Information supplied Start Marker

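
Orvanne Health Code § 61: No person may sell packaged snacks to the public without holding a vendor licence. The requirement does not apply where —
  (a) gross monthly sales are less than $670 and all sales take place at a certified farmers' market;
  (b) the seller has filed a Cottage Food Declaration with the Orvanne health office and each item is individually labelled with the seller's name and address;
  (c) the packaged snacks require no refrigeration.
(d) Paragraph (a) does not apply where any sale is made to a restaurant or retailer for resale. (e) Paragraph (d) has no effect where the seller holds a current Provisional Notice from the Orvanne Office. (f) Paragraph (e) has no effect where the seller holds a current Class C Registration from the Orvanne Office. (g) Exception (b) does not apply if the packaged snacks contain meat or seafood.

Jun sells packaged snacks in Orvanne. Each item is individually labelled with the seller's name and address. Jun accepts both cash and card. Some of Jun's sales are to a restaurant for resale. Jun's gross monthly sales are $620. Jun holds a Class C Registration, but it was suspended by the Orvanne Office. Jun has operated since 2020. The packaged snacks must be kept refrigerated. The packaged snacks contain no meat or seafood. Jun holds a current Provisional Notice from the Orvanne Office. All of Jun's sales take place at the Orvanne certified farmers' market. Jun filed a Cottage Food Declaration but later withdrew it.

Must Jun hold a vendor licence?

Exception (a): gross monthly sales are $620, less than the $670 limit; all sales are at a certified farmers' market — every condition holds. As to paragraphs (d)–(f): (d) would limit (a) — some sales are to a restaurant for resale — but (e) sets (d) aside: (e) operates against (d): a current Provisional Notice is held. (f), which would lift (e), is not triggered — there is no Class C Registration in force. (a) remains available.
Exception (b) fails — the Cottage Food Declaration was withdrawn.
Exception (c) fails — the packaged snacks require refrigeration.

No — exception (a) applies; Jun is not required to hold a vendor licence.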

Information supplied End Marker

* _Description of the task_:
Return the entries above exactly as they were written.

* _Response_:
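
Orvanne Health Code § 61: No person may sell packaged snacks to the public without holding a vendor licence. The requirement does not apply where —
  (a) gross monthly sales are less than $670 and all sales take place at a certified farmers' market;
  (b) the seller has filed a Cottage Food Declaration with the Orvanne health office and each item is individually labelled with the seller's name and address;
  (c) the packaged snacks require no refrigeration.
(d) Paragraph (a) does not apply where any sale is made to a restaurant or retailer for resale. (e) Paragraph (d) has no effect where the seller holds a current Provisional Notice from the Orvanne Office. (f) Paragraph (e) has no effect where the seller holds a current Class C Registration from the Orvanne Office. (g) Exception (b) does not apply if the packaged snacks contain meat or seafood.

Jun sells packaged snacks in Orvanne. Each item is individually labelled with the seller's name and address. Jun accepts both cash and card. Some of Jun's sales are to a restaurant for resale. Jun's gross monthly sales are $620. Jun holds a Class C Registration, but it was suspended by the Orvanne Office. Jun has operated since 2020. The packaged snacks must be kept refrigerated. The packaged snacks contain no meat or seafood. Jun holds a current Provisional Notice from the Orvanne Office. All of Jun's sales take place at the Orvanne certified farmers' market. Jun filed a Cottage Food Declaration but later withdrew it.

Must Jun hold a vendor licence?

Exception (a): gross monthly sales are $620, less than the $670 limit; all sales are at a certified farmers' market — every condition holds. As to paragraphs (d)–(f): (d) would limit (a) — some sales are to a restaurant for resale — but (e) sets (d) aside: (e) operates against (d): a current Provisional Notice is held. (f), which would lift (e), is not triggered — there is no Class C Registration in force. (a) remains available.
Exception (b) fails — the Cottage Food Declaration was withdrawn.
Exception (c) fails — the packaged snacks require refrigeration.

No — exception (a) applies; Jun is not required to hold a vendor licence.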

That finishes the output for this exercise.